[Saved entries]
Start of Block
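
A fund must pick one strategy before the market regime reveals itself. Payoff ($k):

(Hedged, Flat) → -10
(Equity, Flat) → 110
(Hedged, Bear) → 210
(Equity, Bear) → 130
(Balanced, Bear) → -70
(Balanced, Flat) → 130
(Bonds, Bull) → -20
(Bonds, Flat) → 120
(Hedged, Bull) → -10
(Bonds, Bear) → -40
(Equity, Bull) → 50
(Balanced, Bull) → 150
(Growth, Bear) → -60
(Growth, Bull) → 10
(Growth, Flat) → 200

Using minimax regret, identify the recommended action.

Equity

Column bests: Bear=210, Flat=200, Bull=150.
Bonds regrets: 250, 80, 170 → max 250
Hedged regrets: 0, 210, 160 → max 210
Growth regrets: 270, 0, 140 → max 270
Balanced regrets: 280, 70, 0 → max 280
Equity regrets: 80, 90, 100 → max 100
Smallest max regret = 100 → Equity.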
End of Block
Start of Block
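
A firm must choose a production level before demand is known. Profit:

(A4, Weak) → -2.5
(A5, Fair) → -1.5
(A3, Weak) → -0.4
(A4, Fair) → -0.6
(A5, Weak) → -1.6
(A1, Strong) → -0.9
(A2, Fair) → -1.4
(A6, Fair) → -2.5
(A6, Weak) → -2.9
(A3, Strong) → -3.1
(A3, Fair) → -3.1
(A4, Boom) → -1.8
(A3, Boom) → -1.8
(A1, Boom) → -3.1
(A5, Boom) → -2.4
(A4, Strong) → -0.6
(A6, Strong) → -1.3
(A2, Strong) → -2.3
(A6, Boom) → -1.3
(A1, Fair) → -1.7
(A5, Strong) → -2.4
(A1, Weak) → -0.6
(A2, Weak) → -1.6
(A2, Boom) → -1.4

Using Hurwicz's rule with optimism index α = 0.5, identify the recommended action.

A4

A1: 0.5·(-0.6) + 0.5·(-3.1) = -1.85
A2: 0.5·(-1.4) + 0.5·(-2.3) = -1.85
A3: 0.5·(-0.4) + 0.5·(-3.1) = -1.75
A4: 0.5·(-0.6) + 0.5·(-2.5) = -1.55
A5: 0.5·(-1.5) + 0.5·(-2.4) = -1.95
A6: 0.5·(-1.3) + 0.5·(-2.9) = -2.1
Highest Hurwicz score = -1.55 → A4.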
End of Block
Start of Block
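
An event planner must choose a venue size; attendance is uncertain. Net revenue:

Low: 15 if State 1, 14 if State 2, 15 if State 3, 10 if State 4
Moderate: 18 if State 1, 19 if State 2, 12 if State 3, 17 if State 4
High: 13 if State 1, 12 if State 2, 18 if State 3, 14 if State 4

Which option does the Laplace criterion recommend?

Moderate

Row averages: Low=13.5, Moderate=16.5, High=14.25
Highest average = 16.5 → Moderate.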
End of Block
What is expected :: Return only the number of lines in the entries that contain the string "Boom".

Response for this exercise :: 6